Start of Material for this task
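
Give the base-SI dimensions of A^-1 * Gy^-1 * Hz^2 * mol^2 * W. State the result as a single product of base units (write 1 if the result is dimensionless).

Gy = J/kg (absorbed dose = energy per mass),
    = m²·s⁻².
So Gy⁻¹ = m⁻²·s².
Hz = 1/s = s⁻¹ (frequency is cycles per second).
So Hz² = s⁻².
W = J/s (power = energy per time),
    = kg·m²·s⁻³.
Combining: A⁻¹·Gy⁻¹·Hz²·mol²·W = A⁻¹ · (m⁻²·s²) · s⁻² · mol² · (kg·m²·s⁻³) = kg·s⁻³·A⁻¹·mol².

kg·s⁻³·A⁻¹·mol²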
End of Material for this task
• _Directions for this task_
Word for word, return each of the entries.

• _Answer section_
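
Give the base-SI dimensions of A^-1 * Gy^-1 * Hz^2 * mol^2 * W. State the result as a single product of base units (write 1 if the result is dimensionless).

Gy = J/kg (absorbed dose = energy per mass),
    = m²·s⁻².
So Gy⁻¹ = m⁻²·s².
Hz = 1/s = s⁻¹ (frequency is cycles per second).
So Hz² = s⁻².
W = J/s (power = energy per time),
    = kg·m²·s⁻³.
Combining: A⁻¹·Gy⁻¹·Hz²·mol²·W = A⁻¹ · (m⁻²·s²) · s⁻² · mol² · (kg·m²·s⁻³) = kg·s⁻³·A⁻¹·mol².

kg·s⁻³·A⁻¹·mol²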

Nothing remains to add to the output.